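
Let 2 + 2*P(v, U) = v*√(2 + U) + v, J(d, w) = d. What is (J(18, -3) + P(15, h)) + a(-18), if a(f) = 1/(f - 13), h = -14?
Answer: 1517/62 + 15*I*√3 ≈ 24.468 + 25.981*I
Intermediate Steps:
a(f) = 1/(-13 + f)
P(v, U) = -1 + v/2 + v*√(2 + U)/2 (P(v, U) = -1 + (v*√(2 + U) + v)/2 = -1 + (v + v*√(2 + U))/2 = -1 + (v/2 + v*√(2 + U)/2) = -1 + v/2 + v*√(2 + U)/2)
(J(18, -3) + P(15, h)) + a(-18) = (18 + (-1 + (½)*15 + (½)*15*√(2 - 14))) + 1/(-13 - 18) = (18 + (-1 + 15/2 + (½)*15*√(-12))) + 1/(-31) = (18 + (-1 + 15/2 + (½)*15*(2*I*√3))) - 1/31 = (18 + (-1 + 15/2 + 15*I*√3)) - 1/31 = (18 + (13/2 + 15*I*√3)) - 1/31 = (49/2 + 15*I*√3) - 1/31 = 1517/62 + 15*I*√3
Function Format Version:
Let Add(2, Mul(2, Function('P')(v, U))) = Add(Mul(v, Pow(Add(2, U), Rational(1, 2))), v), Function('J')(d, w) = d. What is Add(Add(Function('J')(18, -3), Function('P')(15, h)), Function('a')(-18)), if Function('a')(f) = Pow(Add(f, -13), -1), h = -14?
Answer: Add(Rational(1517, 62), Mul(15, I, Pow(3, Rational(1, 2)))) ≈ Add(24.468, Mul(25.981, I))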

# # # # # # #

### Task objective
Retype all of the entries precisely as they are.

### Result
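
Let 2 + 2*P(v, U) = v*√(2 + U) + v, J(d, w) = d. What is (J(18, -3) + P(15, h)) + a(-18), if a(f) = 1/(f - 13), h = -14?
Answer: 1517/62 + 15*I*√3 ≈ 24.468 + 25.981*I
Intermediate Steps:
a(f) = 1/(-13 + f)
P(v, U) = -1 + v/2 + v*√(2 + U)/2 (P(v, U) = -1 + (v*√(2 + U) + v)/2 = -1 + (v + v*√(2 + U))/2 = -1 + (v/2 + v*√(2 + U)/2) = -1 + v/2 + v*√(2 + U)/2)
(J(18, -3) + P(15, h)) + a(-18) = (18 + (-1 + (½)*15 + (½)*15*√(2 - 14))) + 1/(-13 - 18) = (18 + (-1 + 15/2 + (½)*15*√(-12))) + 1/(-31) = (18 + (-1 + 15/2 + (½)*15*(2*I*√3))) - 1/31 = (18 + (-1 + 15/2 + 15*I*√3)) - 1/31 = (18 + (13/2 + 15*I*√3)) - 1/31 = (49/2 + 15*I*√3) - 1/31 = 1517/62 + 15*I*√3
Function Format Version:
Let Add(2, Mul(2, Function('P')(v, U))) = Add(Mul(v, Pow(Add(2, U), Rational(1, 2))), v), Function('J')(d, w) = d. What is Add(Add(Function('J')(18, -3), Function('P')(15, h)), Function('a')(-18)), if Function('a')(f) = Pow(Add(f, -13), -1), h = -14?
Answer: Add(Rational(1517, 62), Mul(15, I, Pow(3, Rational(1, 2)))) ≈ Add(24.468, Mul(25.981, I))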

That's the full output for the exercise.